Copy out every line below without alteration.

BEGIN Entries supplied

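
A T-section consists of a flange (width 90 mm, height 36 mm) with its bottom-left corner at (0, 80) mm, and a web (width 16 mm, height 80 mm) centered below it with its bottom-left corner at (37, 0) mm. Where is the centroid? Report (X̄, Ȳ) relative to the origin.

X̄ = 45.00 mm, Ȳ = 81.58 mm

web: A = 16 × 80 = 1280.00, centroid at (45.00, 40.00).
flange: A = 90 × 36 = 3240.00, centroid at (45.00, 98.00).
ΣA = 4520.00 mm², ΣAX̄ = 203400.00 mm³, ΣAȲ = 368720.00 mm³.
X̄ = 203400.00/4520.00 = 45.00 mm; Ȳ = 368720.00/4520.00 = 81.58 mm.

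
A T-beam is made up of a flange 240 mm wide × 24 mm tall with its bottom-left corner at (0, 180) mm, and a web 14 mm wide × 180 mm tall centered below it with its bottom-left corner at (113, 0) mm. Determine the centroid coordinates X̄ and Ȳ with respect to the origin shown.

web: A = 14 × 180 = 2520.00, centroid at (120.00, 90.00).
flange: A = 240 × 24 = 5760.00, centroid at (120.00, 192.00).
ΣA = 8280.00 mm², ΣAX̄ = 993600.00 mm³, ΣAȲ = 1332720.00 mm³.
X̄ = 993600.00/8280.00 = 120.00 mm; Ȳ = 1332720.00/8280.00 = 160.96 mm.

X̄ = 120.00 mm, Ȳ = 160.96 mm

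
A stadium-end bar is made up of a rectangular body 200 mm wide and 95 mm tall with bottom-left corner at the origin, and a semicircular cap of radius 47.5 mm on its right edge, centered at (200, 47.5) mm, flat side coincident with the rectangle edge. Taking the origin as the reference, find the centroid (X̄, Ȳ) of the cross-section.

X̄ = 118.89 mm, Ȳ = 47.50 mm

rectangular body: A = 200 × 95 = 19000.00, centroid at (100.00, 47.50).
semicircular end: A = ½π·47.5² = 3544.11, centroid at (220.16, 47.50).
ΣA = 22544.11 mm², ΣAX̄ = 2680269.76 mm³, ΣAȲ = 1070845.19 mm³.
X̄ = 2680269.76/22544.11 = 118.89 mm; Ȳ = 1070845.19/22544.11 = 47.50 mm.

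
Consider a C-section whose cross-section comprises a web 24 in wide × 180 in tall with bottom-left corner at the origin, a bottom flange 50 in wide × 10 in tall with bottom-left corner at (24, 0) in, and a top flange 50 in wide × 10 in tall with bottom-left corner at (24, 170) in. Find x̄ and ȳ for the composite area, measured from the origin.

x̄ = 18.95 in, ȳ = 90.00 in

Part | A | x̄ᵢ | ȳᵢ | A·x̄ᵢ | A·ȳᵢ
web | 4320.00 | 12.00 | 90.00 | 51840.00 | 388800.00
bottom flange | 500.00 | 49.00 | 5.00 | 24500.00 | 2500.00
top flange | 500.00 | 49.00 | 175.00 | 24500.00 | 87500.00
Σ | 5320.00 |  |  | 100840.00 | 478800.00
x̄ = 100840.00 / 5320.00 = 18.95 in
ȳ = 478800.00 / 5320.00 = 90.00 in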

END Entries supplied

[Your solution]
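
A T-section consists of a flange (width 90 mm, height 36 mm) with its bottom-left corner at (0, 80) mm, and a web (width 16 mm, height 80 mm) centered below it with its bottom-left corner at (37, 0) mm. Where is the centroid? Report (X̄, Ȳ) relative to the origin.

X̄ = 45.00 mm, Ȳ = 81.58 mm

web: A = 16 × 80 = 1280.00, centroid at (45.00, 40.00).
flange: A = 90 × 36 = 3240.00, centroid at (45.00, 98.00).
ΣA = 4520.00 mm², ΣAX̄ = 203400.00 mm³, ΣAȲ = 368720.00 mm³.
X̄ = 203400.00/4520.00 = 45.00 mm; Ȳ = 368720.00/4520.00 = 81.58 mm.

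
A T-beam is made up of a flange 240 mm wide × 24 mm tall with its bottom-left corner at (0, 180) mm, and a web 14 mm wide × 180 mm tall centered below it with its bottom-left corner at (113, 0) mm. Determine the centroid coordinates X̄ and Ȳ with respect to the origin shown.

web: A = 14 × 180 = 2520.00, centroid at (120.00, 90.00).
flange: A = 240 × 24 = 5760.00, centroid at (120.00, 192.00).
ΣA = 8280.00 mm², ΣAX̄ = 993600.00 mm³, ΣAȲ = 1332720.00 mm³.
X̄ = 993600.00/8280.00 = 120.00 mm; Ȳ = 1332720.00/8280.00 = 160.96 mm.

X̄ = 120.00 mm, Ȳ = 160.96 mm

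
A stadium-end bar is made up of a rectangular body 200 mm wide and 95 mm tall with bottom-left corner at the origin, and a semicircular cap of radius 47.5 mm on its right edge, centered at (200, 47.5) mm, flat side coincident with the rectangle edge. Taking the origin as the reference, find the centroid (X̄, Ȳ) of the cross-section.

X̄ = 118.89 mm, Ȳ = 47.50 mm

rectangular body: A = 200 × 95 = 19000.00, centroid at (100.00, 47.50).
semicircular end: A = ½π·47.5² = 3544.11, centroid at (220.16, 47.50).
ΣA = 22544.11 mm², ΣAX̄ = 2680269.76 mm³, ΣAȲ = 1070845.19 mm³.
X̄ = 2680269.76/22544.11 = 118.89 mm; Ȳ = 1070845.19/22544.11 = 47.50 mm.

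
Consider a C-section whose cross-section comprises a web 24 in wide × 180 in tall with bottom-left corner at the origin, a bottom flange 50 in wide × 10 in tall with bottom-left corner at (24, 0) in, and a top flange 50 in wide × 10 in tall with bottom-left corner at (24, 170) in. Find x̄ and ȳ for the composite area, measured from the origin.

x̄ = 18.95 in, ȳ = 90.00 in

Part | A | x̄ᵢ | ȳᵢ | A·x̄ᵢ | A·ȳᵢ
web | 4320.00 | 12.00 | 90.00 | 51840.00 | 388800.00
bottom flange | 500.00 | 49.00 | 5.00 | 24500.00 | 2500.00
top flange | 500.00 | 49.00 | 175.00 | 24500.00 | 87500.00
Σ | 5320.00 |  |  | 100840.00 | 478800.00
x̄ = 100840.00 / 5320.00 = 18.95 in
ȳ = 478800.00 / 5320.00 = 90.00 in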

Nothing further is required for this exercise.